Problem description:
Repeat the records below word for word, but start at the line that contains "2021-08-03 was a", stop after the last line, and include nothing else.

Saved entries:

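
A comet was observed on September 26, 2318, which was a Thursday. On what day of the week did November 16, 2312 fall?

Count forward from the earlier date (November 16, 2312) to the later (September 26, 2318):
November 16, 2312 → November 16, 2313: 365 days.
November 16, 2313 → November 16, 2314: 365 days.
November 16, 2314 → November 16, 2315: 365 days.
November 16, 2315 → November 16, 2316: 366 days (2316 is a leap year).
November 16, 2316 → November 16, 2317: 365 days.
November 2317: 30 − 16 = 14 days remain.
Then 9 full months totalling 274 days.
September 1–26, 2318: 26 days.
Residual: 314 days.
Total: 2140 days.
2140 mod 7 = 5, so 5 days before Thursday is Saturday.

Saturday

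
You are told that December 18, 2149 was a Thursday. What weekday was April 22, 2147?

Count forward from the earlier date (April 22, 2147) to the later (December 18, 2149):
April 22, 2147 → April 22, 2148: 366 days (2148 is a leap year).
April 22, 2148 → April 22, 2149: 365 days.
April 2149: 30 − 22 = 8 days remain.
Then May (31), June (30), July (31), August (31), September (30), October (31), November (30): 31 + 30 + 31 + 31 + 30 + 31 + 30 = 214 days.
December 1–18, 2149: 18 days.
Residual: 240 days.
Total: 971 days.
971 mod 7 = 5, so 5 days before Thursday is Saturday.

Saturday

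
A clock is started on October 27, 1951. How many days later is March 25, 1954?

Day-of-year of October 27, 1951: 300.
Day-of-year of March 25, 1954: 84.
1951 has 365 days, so 365 − 300 = 65 days remain in 1951.
Full years: 1952: 366; 1953: 365. Sum = 731.
Total: 65 + 731 + 84 = 880 days.

880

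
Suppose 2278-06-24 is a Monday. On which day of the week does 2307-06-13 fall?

Day-of-year of June 24, 2278: 175.
Day-of-year of June 13, 2307: 164.
2278 has 365 days, so 365 − 175 = 190 days remain in 2278.
Full years 2279–2306: 22 common + 6 leap = 22×365 + 6×366 = 10226 days.
Total: 190 + 10226 + 164 = 10580 days.
10580 mod 7 = 3, so 3 days after Monday is Thursday.

Thursday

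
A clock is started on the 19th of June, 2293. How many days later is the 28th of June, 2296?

June 19, 2293 → June 19, 2294: 365 days.
June 19, 2294 → June 19, 2295: 365 days.
June 19, 2295 → June 19, 2296: 366 days (2296 is a leap year).
Within June 2296: 28 − 19 = 9 days.
Total: 1105 days.

1105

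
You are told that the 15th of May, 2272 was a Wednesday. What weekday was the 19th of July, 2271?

Wednesday

Count forward from the earlier date (July 19, 2271) to the later (May 15, 2272):
July 2271: 31 − 19 = 12 days remain.
Then 9 full months totalling 274 days.
May 1–15, 2272: 15 days.
Residual: 301 days.
Total: 301 days.
301 is a multiple of 7, so the 19th of July, 2271 falls on the same weekday: Wednesday.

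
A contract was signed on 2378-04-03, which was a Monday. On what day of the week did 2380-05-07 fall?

Wednesday

April 3, 2378 → April 3, 2379: 365 days.
April 3, 2379 → April 3, 2380: 366 days (2380 is a leap year).
April 2380: 30 − 3 = 27 days remain.
May 1–7, 2380: 7 days.
Residual: 34 days.
Total: 765 days.
765 mod 7 = 2, so 2 days after Monday is Wednesday.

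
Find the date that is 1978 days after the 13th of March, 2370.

the 12th of August, 2375

Count 1978 days after March 13, 2370:
March 13, 2370 → March 13, 2371: 365 days.
March 13, 2371 → March 13, 2372: 366 days (2372 is a leap year).
March 13, 2372 → March 13, 2373: 365 days.
March 13, 2373 → March 13, 2374: 365 days.
March 13, 2374 → March 13, 2375: 365 days.
March 2375: 31 − 13 = 18 days remain.
Then April (30), May (31), June (30), July (31): 30 + 31 + 30 + 31 = 122 days.
August 1–12, 2375: 12 days.
Residual: 152 days.
Total: 1978 days.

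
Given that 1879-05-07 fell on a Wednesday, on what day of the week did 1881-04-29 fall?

May 1879: 31 − 7 = 24 days remain.
Then 22 full months totalling 670 days.
April 1–29, 1881: 29 days.
Total: 24 + 670 + 29 = 723 days.
723 mod 7 = 2, so 2 days after Wednesday is Friday.

Friday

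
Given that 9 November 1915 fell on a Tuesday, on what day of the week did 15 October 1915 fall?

Count forward from the earlier date (October 15, 1915) to the later (November 9, 1915):
October 1915: 31 − 15 = 16 days remain.
November 1–9, 1915: 9 days.
Total: 16 + 9 = 25 days.
25 mod 7 = 4, so 4 days before Tuesday is Friday.

Friday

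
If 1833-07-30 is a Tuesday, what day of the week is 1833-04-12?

Count forward from the earlier date (April 12, 1833) to the later (July 30, 1833):
April 1833: 30 − 12 = 18 days remain.
Then May (31), June (30): 31 + 30 = 61 days.
July 1–30, 1833: 30 days.
Total: 18 + 61 + 30 = 109 days.
109 mod 7 = 4, so 4 days before Tuesday is Friday.

Friday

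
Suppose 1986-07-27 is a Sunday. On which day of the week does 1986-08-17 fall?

July 1986: 31 − 27 = 4 days remain.
August 1–17, 1986: 17 days.
Total: 4 + 17 = 21 days.
21 is a multiple of 7, so 1986-08-17 falls on the same weekday: Sunday.

Sunday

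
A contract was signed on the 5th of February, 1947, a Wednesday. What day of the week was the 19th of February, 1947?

Within February 1947: 19 − 5 = 14 days.
14 is a multiple of 7, so the 19th of February, 1947 falls on the same weekday: Wednesday.

Wednesday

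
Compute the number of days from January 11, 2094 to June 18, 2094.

158

January 2094: 31 − 11 = 20 days remain.
Then February 2094 (28), March (31), April (30), May (31): 28 + 31 + 30 + 31 = 120 days.
June 1–18, 2094: 18 days.
Total: 20 + 120 + 18 = 158 days.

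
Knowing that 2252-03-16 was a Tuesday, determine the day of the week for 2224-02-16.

Monday

Count forward from the earlier date (February 16, 2224) to the later (March 16, 2252):
From February 16, 2224 to February 16, 2252: 28 years, of which 7 contain a Feb 29 — 21×365 + 7×366 = 10227 days.
February 2252: 29 − 16 = 13 days remain (2252 is a leap year, so February has 29 days).
March 1–16, 2252: 16 days.
Residual: 29 days.
Total: 10256 days.
10256 mod 7 = 1, so 1 day before Tuesday is Monday.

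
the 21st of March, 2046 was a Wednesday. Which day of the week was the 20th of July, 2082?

From March 21, 2046 to March 21, 2082: 36 years, of which 9 contain a Feb 29 — 27×365 + 9×366 = 13149 days.
March 2082: 31 − 21 = 10 days remain.
Then April (30), May (31), June (30): 30 + 31 + 30 = 91 days.
July 1–20, 2082: 20 days.
Residual: 121 days.
Total: 13270 days.
13270 mod 7 = 5, so 5 days after Wednesday is Monday.

Monday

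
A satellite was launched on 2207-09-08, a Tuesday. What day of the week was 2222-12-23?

From September 8, 2207 to September 8, 2222: 15 years, of which 4 contain a Feb 29 — 11×365 + 4×366 = 5479 days.
September 2222: 30 − 8 = 22 days remain.
Then October (31), November (30): 31 + 30 = 61 days.
December 1–23, 2222: 23 days.
Residual: 106 days.
Total: 5585 days.
5585 mod 7 = 6, so 6 days after Tuesday is Monday.

Monday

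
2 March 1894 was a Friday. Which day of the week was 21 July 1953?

From March 2, 1894 to March 2, 1953: 59 years, of which 14 contain a Feb 29 — 45×365 + 14×366 = 21549 days.
(1900 is not a leap year (divisible by 100 but not 400).)
March 1953: 31 − 2 = 29 days remain.
Then April (30), May (31), June (30): 30 + 31 + 30 = 91 days.
July 1–21, 1953: 21 days.
Residual: 141 days.
Total: 21690 days.
21690 mod 7 = 4, so 4 days after Friday is Tuesday.

Tuesday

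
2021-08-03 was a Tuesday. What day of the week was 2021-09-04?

August 2021: 31 − 3 = 28 days remain.
September 1–4, 2021: 4 days.
Total: 28 + 4 = 32 days.
32 mod 7 = 4, so 4 days after Tuesday is Saturday.

Saturday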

Result of this exercise:
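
2021-08-03 was a Tuesday. What day of the week was 2021-09-04?

August 2021: 31 − 3 = 28 days remain.
September 1–4, 2021: 4 days.
Total: 28 + 4 = 32 days.
32 mod 7 = 4, so 4 days after Tuesday is Saturday.

Saturday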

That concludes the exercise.